• **DATA SHOWN**
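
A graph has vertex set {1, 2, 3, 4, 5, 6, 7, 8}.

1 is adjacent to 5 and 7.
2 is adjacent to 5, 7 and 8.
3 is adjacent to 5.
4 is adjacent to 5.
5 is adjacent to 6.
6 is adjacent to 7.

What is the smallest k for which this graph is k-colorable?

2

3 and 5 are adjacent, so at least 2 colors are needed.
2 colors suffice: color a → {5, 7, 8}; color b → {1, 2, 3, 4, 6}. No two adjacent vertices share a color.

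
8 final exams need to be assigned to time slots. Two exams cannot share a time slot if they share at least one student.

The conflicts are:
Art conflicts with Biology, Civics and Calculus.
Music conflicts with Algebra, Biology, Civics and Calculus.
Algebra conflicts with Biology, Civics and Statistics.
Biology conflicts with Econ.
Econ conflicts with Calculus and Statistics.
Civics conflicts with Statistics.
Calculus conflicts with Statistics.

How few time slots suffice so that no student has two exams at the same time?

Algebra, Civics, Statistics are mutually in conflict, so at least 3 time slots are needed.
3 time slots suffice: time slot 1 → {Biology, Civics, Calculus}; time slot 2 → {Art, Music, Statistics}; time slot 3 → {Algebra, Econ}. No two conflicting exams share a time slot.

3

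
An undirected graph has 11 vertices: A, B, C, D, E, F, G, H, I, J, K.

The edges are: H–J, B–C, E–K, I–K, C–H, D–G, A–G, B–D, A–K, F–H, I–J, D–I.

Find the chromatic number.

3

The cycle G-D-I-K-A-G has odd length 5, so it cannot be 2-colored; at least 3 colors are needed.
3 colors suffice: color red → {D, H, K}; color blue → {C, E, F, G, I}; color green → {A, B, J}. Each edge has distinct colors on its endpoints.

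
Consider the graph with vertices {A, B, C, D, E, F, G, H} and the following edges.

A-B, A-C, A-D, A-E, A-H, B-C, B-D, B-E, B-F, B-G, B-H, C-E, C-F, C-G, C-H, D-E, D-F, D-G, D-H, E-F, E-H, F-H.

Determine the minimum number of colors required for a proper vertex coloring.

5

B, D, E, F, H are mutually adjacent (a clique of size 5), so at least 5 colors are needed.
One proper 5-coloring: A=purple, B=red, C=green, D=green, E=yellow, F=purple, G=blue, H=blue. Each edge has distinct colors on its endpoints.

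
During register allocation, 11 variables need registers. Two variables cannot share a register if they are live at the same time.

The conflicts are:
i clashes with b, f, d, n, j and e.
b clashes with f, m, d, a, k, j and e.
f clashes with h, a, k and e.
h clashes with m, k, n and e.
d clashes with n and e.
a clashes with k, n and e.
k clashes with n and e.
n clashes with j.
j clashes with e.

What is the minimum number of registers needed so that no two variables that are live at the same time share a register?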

==

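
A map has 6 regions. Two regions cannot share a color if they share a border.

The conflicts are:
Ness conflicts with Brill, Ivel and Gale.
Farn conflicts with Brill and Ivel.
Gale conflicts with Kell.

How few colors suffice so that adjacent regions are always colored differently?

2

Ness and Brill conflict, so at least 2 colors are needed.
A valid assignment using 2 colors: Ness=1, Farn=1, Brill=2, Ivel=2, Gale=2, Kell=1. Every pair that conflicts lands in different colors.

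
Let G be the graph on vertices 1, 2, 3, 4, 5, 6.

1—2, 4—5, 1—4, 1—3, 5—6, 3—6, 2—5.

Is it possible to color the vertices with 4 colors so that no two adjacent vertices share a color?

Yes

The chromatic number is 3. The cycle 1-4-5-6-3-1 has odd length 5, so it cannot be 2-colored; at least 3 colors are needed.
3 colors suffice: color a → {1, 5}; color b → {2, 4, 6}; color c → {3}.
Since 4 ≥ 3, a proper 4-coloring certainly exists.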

• **ABOUT THIS TASK**
Everything starting at the line containing "Find the chromatic number." and ending at the line containing "Consider the graph" in the records above should be repeated exactly, and only that.

• **WRITTEN SOLUTION**
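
Find the chromatic number.

3

The cycle G-D-I-K-A-G has odd length 5, so it cannot be 2-colored; at least 3 colors are needed.
3 colors suffice: color red → {D, H, K}; color blue → {C, E, F, G, I}; color green → {A, B, J}. Each edge has distinct colors on its endpoints.

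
Consider the graph with vertices {A, B, C, D, E, F, G, H} and the following edges.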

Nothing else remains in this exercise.